▶ **WHAT TO DO**
Beginning with the first line below, please restate each line exactly, down to and including the line containing "Rule 1. Syncope: A".
================================
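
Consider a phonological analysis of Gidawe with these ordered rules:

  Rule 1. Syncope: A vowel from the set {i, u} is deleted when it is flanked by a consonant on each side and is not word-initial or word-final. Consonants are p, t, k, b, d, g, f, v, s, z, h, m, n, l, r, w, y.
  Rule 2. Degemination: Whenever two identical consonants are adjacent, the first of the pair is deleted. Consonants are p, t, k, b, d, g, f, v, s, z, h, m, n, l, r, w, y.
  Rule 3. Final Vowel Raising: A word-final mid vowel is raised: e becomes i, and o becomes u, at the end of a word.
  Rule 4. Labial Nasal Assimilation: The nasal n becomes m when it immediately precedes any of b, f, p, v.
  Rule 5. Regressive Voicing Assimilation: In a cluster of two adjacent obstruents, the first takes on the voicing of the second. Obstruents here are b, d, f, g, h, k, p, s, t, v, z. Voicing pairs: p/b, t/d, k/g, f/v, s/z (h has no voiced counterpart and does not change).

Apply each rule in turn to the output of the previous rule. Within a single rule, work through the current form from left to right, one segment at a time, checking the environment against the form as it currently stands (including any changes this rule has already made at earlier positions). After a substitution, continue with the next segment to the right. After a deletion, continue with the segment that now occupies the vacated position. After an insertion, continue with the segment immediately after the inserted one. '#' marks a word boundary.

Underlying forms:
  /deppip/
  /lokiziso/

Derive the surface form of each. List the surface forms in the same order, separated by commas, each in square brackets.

[dep], [logssu]

/deppip/:
  Rule 1 Syncope: [deppip] → [deppp]
  Rule 2 Degemination: [deppp] → [dep]
  Rule 3 Final Vowel Raising: no change — [dep]
  Rule 4 Labial Nasal Assimilation: no change — [dep]
  Rule 5 Regressive Voicing Assimilation: no change — [dep]
/lokiziso/:
  Rule 1 Syncope: [lokiziso] → [lokzso]
  Rule 2 Degemination: no change — [lokzso]
  Rule 3 Final Vowel Raising: [lokzso] → [lokzsu]
  Rule 4 Labial Nasal Assimilation: no change — [lokzsu]
  Rule 5 Regressive Voicing Assimilation: [lokzsu] → [logssu]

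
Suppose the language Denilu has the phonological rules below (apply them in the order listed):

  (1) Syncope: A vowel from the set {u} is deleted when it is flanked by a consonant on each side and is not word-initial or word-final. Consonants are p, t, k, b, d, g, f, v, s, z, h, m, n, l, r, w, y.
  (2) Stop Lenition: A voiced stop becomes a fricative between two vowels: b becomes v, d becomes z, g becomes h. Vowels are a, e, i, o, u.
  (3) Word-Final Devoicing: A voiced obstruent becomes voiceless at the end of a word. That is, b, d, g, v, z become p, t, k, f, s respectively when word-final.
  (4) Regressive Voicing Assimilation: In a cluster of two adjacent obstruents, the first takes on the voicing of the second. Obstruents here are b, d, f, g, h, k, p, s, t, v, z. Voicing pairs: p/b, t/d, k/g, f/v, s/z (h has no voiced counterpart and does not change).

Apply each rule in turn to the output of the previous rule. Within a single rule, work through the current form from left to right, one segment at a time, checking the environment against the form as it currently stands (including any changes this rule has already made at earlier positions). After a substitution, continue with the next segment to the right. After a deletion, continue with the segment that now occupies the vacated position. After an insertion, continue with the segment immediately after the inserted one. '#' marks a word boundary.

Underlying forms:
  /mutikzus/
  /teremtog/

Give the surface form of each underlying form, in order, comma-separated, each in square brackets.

/mutikzus/:
  (1) Syncope: [mutikzus] → [mtikzs]
  (2) Stop Lenition: no change — [mtikzs]
  (3) Word-Final Devoicing: no change — [mtikzs]
  (4) Regressive Voicing Assimilation: [mtikzs] → [mtigss]
/teremtog/:
  (1) Syncope: no change — [teremtog]
  (2) Stop Lenition: no change — [teremtog]
  (3) Word-Final Devoicing: [teremtog] → [teremtok]
  (4) Regressive Voicing Assimilation: no change — [teremtok]

[mtigss], [teremtok]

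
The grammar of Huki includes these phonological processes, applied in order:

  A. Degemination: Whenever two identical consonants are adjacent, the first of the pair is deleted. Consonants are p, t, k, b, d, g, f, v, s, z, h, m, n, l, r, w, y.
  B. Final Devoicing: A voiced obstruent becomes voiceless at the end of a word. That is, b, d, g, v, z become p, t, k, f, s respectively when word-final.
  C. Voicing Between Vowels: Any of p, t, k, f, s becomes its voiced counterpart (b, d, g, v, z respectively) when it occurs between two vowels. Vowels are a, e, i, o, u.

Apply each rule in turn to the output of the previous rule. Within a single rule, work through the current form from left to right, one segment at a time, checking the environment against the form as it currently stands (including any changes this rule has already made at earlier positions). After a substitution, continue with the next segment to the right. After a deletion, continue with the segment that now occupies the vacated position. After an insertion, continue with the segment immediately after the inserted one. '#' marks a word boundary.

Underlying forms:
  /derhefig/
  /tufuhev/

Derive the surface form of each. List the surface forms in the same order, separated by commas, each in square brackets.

/derhefig/:
  A Degemination: no change — [derhefig]
  B Final Devoicing: [derhefig] → [derhefik]
  C Voicing Between Vowels: [derhefik] → [derhevik]
/tufuhev/:
  A Degemination: no change — [tufuhev]
  B Final Devoicing: [tufuhev] → [tufuhef]
  C Voicing Between Vowels: [tufuhef] → [tuvuhef]

[derhevik], [tuvuhef]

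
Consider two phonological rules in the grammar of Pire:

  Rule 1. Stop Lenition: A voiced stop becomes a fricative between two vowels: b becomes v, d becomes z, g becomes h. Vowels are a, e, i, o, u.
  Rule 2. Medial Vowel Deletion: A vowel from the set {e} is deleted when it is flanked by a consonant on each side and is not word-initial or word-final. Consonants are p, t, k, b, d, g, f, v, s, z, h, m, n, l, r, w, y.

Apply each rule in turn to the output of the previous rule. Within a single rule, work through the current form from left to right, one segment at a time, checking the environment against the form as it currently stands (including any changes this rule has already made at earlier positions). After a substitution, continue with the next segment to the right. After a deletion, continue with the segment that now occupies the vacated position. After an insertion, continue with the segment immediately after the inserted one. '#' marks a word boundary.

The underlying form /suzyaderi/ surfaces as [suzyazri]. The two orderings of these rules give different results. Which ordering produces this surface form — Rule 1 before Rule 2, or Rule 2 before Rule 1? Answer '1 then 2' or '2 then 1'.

Order 1 then 2:
  1 Stop Lenition: [suzyaderi] → [suzyazeri]
  2 Medial Vowel Deletion: [suzyazeri] → [suzyazri]
  result: [suzyazri]
Order 2 then 1:
  2 Medial Vowel Deletion: [suzyaderi] → [suzyadri]
  1 Stop Lenition: no change — [suzyadri]
  result: [suzyadri]

1 then 2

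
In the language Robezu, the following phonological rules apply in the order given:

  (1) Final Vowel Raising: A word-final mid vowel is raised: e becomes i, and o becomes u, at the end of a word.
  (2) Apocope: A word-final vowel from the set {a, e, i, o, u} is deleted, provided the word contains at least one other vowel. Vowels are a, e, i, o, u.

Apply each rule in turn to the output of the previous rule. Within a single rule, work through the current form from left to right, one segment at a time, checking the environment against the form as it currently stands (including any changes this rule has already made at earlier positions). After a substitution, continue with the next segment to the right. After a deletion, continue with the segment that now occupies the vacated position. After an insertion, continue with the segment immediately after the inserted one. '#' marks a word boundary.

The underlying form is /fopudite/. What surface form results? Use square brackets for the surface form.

[fopudit]

(1) Final Vowel Raising: [fopudite] → [fopuditi]
(2) Apocope: [fopuditi] → [fopudit]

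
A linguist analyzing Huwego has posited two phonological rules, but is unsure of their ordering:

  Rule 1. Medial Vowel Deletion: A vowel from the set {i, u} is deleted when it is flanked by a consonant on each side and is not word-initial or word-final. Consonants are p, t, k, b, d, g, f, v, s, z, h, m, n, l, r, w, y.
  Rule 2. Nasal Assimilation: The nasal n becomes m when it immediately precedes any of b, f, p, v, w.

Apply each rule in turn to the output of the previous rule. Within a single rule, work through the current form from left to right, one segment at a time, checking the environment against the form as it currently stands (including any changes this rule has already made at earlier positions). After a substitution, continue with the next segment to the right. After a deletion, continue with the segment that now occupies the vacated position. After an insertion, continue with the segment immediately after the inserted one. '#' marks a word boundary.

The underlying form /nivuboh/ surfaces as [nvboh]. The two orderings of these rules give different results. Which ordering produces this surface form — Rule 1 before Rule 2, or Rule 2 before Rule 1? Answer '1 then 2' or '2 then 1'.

Order 1 then 2:
  1 Medial Vowel Deletion: [nivuboh] → [nvboh]
  2 Nasal Assimilation: [nvboh] → [mvboh]
  result: [mvboh]
Order 2 then 1:
  2 Nasal Assimilation: no change — [nivuboh]
  1 Medial Vowel Deletion: [nivuboh] → [nvboh]
  result: [nvboh]

2 then 1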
================================
▶ **ANSWER SPACE**
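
Consider a phonological analysis of Gidawe with these ordered rules:

  Rule 1. Syncope: A vowel from the set {i, u} is deleted when it is flanked by a consonant on each side and is not word-initial or word-final. Consonants are p, t, k, b, d, g, f, v, s, z, h, m, n, l, r, w, y.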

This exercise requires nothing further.